[Collected data]

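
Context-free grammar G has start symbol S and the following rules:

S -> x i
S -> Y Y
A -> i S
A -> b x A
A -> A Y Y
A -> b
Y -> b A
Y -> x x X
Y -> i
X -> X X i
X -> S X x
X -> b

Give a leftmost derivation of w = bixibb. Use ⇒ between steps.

S ⇒ YY ⇒ bAY ⇒ biSY ⇒ bixiY ⇒ bixibA ⇒ bixibb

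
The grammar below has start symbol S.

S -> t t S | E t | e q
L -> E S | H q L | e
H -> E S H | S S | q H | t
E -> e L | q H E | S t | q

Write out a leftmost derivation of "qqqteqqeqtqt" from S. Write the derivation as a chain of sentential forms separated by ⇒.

S ⇒ Et   [S -> E t]
Et ⇒ qHEt   [E -> q H E]
qHEt ⇒ qESHEt   [H -> E S H]
qESHEt ⇒ qqHESHEt   [E -> q H E]
qqHESHEt ⇒ qqSSESHEt   [H -> S S]
qqSSESHEt ⇒ qqEtSESHEt   [S -> E t]
qqEtSESHEt ⇒ qqqtSESHEt   [E -> q]
qqqtSESHEt ⇒ qqqteqESHEt   [S -> e q]
qqqteqESHEt ⇒ qqqteqqSHEt   [E -> q]
qqqteqqSHEt ⇒ qqqteqqeqHEt   [S -> e q]
qqqteqqeqHEt ⇒ qqqteqqeqtEt   [H -> t]
qqqteqqeqtEt ⇒ qqqteqqeqtqt   [E -> q]

S ⇒ Et ⇒ qHEt ⇒ qESHEt ⇒ qqHESHEt ⇒ qqSSESHEt ⇒ qqEtSESHEt ⇒ qqqtSESHEt ⇒ qqqteqESHEt ⇒ qqqteqqSHEt ⇒ qqqteqqeqHEt ⇒ qqqteqqeqtEt ⇒ qqqteqqeqtqt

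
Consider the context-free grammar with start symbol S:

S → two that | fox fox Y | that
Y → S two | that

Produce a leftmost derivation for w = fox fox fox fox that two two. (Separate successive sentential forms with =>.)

S => fox fox Y => fox fox S two => fox fox fox fox Y two => fox fox fox fox S two two => fox fox fox fox that two two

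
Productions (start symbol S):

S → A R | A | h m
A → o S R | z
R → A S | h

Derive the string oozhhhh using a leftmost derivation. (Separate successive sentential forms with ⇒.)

S ⇒ AR   [S → A R]
AR ⇒ oSRR   [A → o S R]
oSRR ⇒ oARRR   [S → A R]
oARRR ⇒ ooSRRRR   [A → o S R]
ooSRRRR ⇒ ooARRRR   [S → A]
ooARRRR ⇒ oozRRRR   [A → z]
oozRRRR ⇒ oozhRRR   [R → h]
oozhRRR ⇒ oozhhRR   [R → h]
oozhhRR ⇒ oozhhhR   [R → h]
oozhhhR ⇒ oozhhhh   [R → h]

S ⇒ AR ⇒ oSRR ⇒ oARRR ⇒ ooSRRRR ⇒ ooARRRR ⇒ oozRRRR ⇒ oozhRRR ⇒ oozhhRR ⇒ oozhhhR ⇒ oozhhhh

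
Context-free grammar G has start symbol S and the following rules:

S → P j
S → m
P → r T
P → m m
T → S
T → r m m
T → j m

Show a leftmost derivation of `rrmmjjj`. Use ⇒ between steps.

S ⇒ Pj ⇒ rTj ⇒ rSj ⇒ rPjj ⇒ rrTjj ⇒ rrSjj ⇒ rrPjjj ⇒ rrmmjjj

S ⇒ Pj   [S → P j]
Pj ⇒ rTj   [P → r T]
rTj ⇒ rSj   [T → S]
rSj ⇒ rPjj   [S → P j]
rPjj ⇒ rrTjj   [P → r T]
rrTjj ⇒ rrSjj   [T → S]
rrSjj ⇒ rrPjjj   [S → P j]
rrPjjj ⇒ rrmmjjj   [P → m m]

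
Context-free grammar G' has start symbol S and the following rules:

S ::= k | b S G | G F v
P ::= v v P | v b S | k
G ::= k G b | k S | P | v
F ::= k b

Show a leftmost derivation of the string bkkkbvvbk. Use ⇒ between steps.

S⇒bSG⇒bGFvG⇒bkSFvG⇒bkkFvG⇒bkkkbvG⇒bkkkbvP⇒bkkkbvvbS⇒bkkkbvvbk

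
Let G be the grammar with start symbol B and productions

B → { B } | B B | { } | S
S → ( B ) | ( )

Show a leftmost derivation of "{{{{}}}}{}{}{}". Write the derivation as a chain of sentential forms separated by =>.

B=>BB=>BBB=>BBBB=>{B}BBB=>{{B}}BBB=>{{{B}}}BBB=>{{{{}}}}BBB=>{{{{}}}}{}BB=>{{{{}}}}{}{}B=>{{{{}}}}{}{}{}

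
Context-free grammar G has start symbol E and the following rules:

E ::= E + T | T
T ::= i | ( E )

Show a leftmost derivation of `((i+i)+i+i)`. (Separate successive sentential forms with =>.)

E => T => (E) => (E+T) => (E+T+T) => (T+T+T) => ((E)+T+T) => ((E+T)+T+T) => ((T+T)+T+T) => ((i+T)+T+T) => ((i+i)+T+T) => ((i+i)+i+T) => ((i+i)+i+i)

E => T   [E ::= T]
T => (E)   [T ::= ( E )]
(E) => (E+T)   [E ::= E + T]
(E+T) => (E+T+T)   [E ::= E + T]
(E+T+T) => (T+T+T)   [E ::= T]
(T+T+T) => ((E)+T+T)   [T ::= ( E )]
((E)+T+T) => ((E+T)+T+T)   [E ::= E + T]
((E+T)+T+T) => ((T+T)+T+T)   [E ::= T]
((T+T)+T+T) => ((i+T)+T+T)   [T ::= i]
((i+T)+T+T) => ((i+i)+T+T)   [T ::= i]
((i+i)+T+T) => ((i+i)+i+T)   [T ::= i]
((i+i)+i+T) => ((i+i)+i+i)   [T ::= i]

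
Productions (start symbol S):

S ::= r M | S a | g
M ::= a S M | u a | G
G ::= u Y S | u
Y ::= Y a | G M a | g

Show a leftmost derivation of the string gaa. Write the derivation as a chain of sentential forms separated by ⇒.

S⇒Sa⇒Saa⇒gaa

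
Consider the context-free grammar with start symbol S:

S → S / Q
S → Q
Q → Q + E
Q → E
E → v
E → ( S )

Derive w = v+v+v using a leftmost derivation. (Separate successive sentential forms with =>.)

S=>Q=>Q+E=>Q+E+E=>E+E+E=>v+E+E=>v+v+E=>v+v+v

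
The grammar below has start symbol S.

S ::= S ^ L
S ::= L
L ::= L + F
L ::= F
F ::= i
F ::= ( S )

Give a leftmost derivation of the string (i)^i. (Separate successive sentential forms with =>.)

S => S^L   [S ::= S ^ L]
S^L => L^L   [S ::= L]
L^L => F^L   [L ::= F]
F^L => (S)^L   [F ::= ( S )]
(S)^L => (L)^L   [S ::= L]
(L)^L => (F)^L   [L ::= F]
(F)^L => (i)^L   [F ::= i]
(i)^L => (i)^F   [L ::= F]
(i)^F => (i)^i   [F ::= i]

S => S^L => L^L => F^L => (S)^L => (L)^L => (F)^L => (i)^L => (i)^F => (i)^i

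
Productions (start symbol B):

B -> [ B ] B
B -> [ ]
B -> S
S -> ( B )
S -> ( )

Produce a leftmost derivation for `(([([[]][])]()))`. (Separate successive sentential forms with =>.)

B => S => (B) => (S) => ((B)) => (([B]B)) => (([S]B)) => (([(B)]B)) => (([([B]B)]B)) => (([([[]]B)]B)) => (([([[]][])]B)) => (([([[]][])]S)) => (([([[]][])]()))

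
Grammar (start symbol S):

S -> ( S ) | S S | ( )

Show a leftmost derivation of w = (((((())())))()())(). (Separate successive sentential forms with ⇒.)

S ⇒ SS ⇒ (S)S ⇒ (SS)S ⇒ (SSS)S ⇒ ((S)SS)S ⇒ (((S))SS)S ⇒ ((((S)))SS)S ⇒ ((((SS)))SS)S ⇒ (((((S)S)))SS)S ⇒ (((((())S)))SS)S ⇒ (((((())())))SS)S ⇒ (((((())())))()S)S ⇒ (((((())())))()())S ⇒ (((((())())))()())()

S ⇒ SS   [S -> S S]
SS ⇒ (S)S   [S -> ( S )]
(S)S ⇒ (SS)S   [S -> S S]
(SS)S ⇒ (SSS)S   [S -> S S]
(SSS)S ⇒ ((S)SS)S   [S -> ( S )]
((S)SS)S ⇒ (((S))SS)S   [S -> ( S )]
(((S))SS)S ⇒ ((((S)))SS)S   [S -> ( S )]
((((S)))SS)S ⇒ ((((SS)))SS)S   [S -> S S]
((((SS)))SS)S ⇒ (((((S)S)))SS)S   [S -> ( S )]
(((((S)S)))SS)S ⇒ (((((())S)))SS)S   [S -> ( )]
(((((())S)))SS)S ⇒ (((((())())))SS)S   [S -> ( )]
(((((())())))SS)S ⇒ (((((())())))()S)S   [S -> ( )]
(((((())())))()S)S ⇒ (((((())())))()())S   [S -> ( )]
(((((())())))()())S ⇒ (((((())())))()())()   [S -> ( )]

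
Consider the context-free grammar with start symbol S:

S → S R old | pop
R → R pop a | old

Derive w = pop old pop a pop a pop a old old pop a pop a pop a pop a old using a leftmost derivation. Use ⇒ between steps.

S ⇒ S R old   [S → S R old]
S R old ⇒ S R old R old   [S → S R old]
S R old R old ⇒ pop R old R old   [S → pop]
pop R old R old ⇒ pop R pop a old R old   [R → R pop a]
pop R pop a old R old ⇒ pop R pop a pop a old R old   [R → R pop a]
pop R pop a pop a old R old ⇒ pop R pop a pop a pop a old R old   [R → R pop a]
pop R pop a pop a pop a old R old ⇒ pop old pop a pop a pop a old R old   [R → old]
pop old pop a pop a pop a old R old ⇒ pop old pop a pop a pop a old R pop a old   [R → R pop a]
pop old pop a pop a pop a old R pop a old ⇒ pop old pop a pop a pop a old R pop a pop a old   [R → R pop a]
pop old pop a pop a pop a old R pop a pop a old ⇒ pop old pop a pop a pop a old R pop a pop a pop a old   [R → R pop a]
pop old pop a pop a pop a old R pop a pop a pop a old ⇒ pop old pop a pop a pop a old R pop a pop a pop a pop a old   [R → R pop a]
pop old pop a pop a pop a old R pop a pop a pop a pop a old ⇒ pop old pop a pop a pop a old old pop a pop a pop a pop a old   [R → old]

S ⇒ S R old ⇒ S R old R old ⇒ pop R old R old ⇒ pop R pop a old R old ⇒ pop R pop a pop a old R old ⇒ pop R pop a pop a pop a old R old ⇒ pop old pop a pop a pop a old R old ⇒ pop old pop a pop a pop a old R pop a old ⇒ pop old pop a pop a pop a old R pop a pop a old ⇒ pop old pop a pop a pop a old R pop a pop a pop a old ⇒ pop old pop a pop a pop a old R pop a pop a pop a pop a old ⇒ pop old pop a pop a pop a old old pop a pop a pop a pop a old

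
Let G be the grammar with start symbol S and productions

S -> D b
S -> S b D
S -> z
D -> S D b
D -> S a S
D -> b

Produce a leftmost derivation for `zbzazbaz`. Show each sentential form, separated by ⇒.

S⇒SbD⇒zbD⇒zbSaS⇒zbDbaS⇒zbSaSbaS⇒zbzaSbaS⇒zbzazbaS⇒zbzazbaz

S ⇒ SbD   [S -> S b D]
SbD ⇒ zbD   [S -> z]
zbD ⇒ zbSaS   [D -> S a S]
zbSaS ⇒ zbDbaS   [S -> D b]
zbDbaS ⇒ zbSaSbaS   [D -> S a S]
zbSaSbaS ⇒ zbzaSbaS   [S -> z]
zbzaSbaS ⇒ zbzazbaS   [S -> z]
zbzazbaS ⇒ zbzazbaz   [S -> z]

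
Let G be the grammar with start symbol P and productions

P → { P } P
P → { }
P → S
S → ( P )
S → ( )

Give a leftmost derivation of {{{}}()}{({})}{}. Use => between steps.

P => {P}P => {{P}P}P => {{{}}P}P => {{{}}S}P => {{{}}()}P => {{{}}()}{P}P => {{{}}()}{S}P => {{{}}()}{(P)}P => {{{}}()}{({})}P => {{{}}()}{({})}{}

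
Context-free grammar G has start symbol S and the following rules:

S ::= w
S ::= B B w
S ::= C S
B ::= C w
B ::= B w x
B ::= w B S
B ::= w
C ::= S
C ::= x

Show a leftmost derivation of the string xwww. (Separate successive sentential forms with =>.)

S => CS   [S ::= C S]
CS => SS   [C ::= S]
SS => CSS   [S ::= C S]
CSS => SSS   [C ::= S]
SSS => CSSS   [S ::= C S]
CSSS => xSSS   [C ::= x]
xSSS => xwSS   [S ::= w]
xwSS => xwwS   [S ::= w]
xwwS => xwww   [S ::= w]

S=>CS=>SS=>CSS=>SSS=>CSSS=>xSSS=>xwSS=>xwwS=>xwww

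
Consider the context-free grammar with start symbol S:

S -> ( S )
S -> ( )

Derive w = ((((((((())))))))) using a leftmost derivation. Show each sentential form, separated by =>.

S => (S)   [S -> ( S )]
(S) => ((S))   [S -> ( S )]
((S)) => (((S)))   [S -> ( S )]
(((S))) => ((((S))))   [S -> ( S )]
((((S)))) => (((((S)))))   [S -> ( S )]
(((((S))))) => ((((((S))))))   [S -> ( S )]
((((((S)))))) => (((((((S)))))))   [S -> ( S )]
(((((((S))))))) => ((((((((S))))))))   [S -> ( S )]
((((((((S)))))))) => ((((((((()))))))))   [S -> ( )]

S => (S) => ((S)) => (((S))) => ((((S)))) => (((((S))))) => ((((((S)))))) => (((((((S))))))) => ((((((((S)))))))) => ((((((((()))))))))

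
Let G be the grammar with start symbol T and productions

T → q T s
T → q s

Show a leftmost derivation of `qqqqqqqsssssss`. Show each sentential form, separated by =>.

T => qTs => qqTss => qqqTsss => qqqqTssss => qqqqqTsssss => qqqqqqTssssss => qqqqqqqsssssss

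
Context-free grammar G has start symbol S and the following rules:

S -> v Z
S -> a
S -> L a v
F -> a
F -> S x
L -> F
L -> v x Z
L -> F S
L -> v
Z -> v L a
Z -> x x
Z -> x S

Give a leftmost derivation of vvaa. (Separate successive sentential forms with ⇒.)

S ⇒ vZ   [S -> v Z]
vZ ⇒ vvLa   [Z -> v L a]
vvLa ⇒ vvFa   [L -> F]
vvFa ⇒ vvaa   [F -> a]

S ⇒ vZ ⇒ vvLa ⇒ vvFa ⇒ vvaa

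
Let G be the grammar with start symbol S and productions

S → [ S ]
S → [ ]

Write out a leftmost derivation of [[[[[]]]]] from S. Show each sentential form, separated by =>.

S => [S] => [[S]] => [[[S]]] => [[[[S]]]] => [[[[[]]]]]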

■ INSTRUCTIONS TO FOLLOW ■
The answer should hold only the lines from the start of the records above through the line containing "E -> e L | q H E | S t | q", each set down exactly.

■ WRITTEN RESPONSE ■
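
Context-free grammar G has start symbol S and the following rules:

S -> x i
S -> Y Y
A -> i S
A -> b x A
A -> A Y Y
A -> b
Y -> b A
Y -> x x X
Y -> i
X -> X X i
X -> S X x
X -> b

Give a leftmost derivation of w = bixibb. Use ⇒ between steps.

S ⇒ YY ⇒ bAY ⇒ biSY ⇒ bixiY ⇒ bixibA ⇒ bixibb

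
The grammar below has start symbol S.

S -> t t S | E t | e q
L -> E S | H q L | e
H -> E S H | S S | q H | t
E -> e L | q H E | S t | q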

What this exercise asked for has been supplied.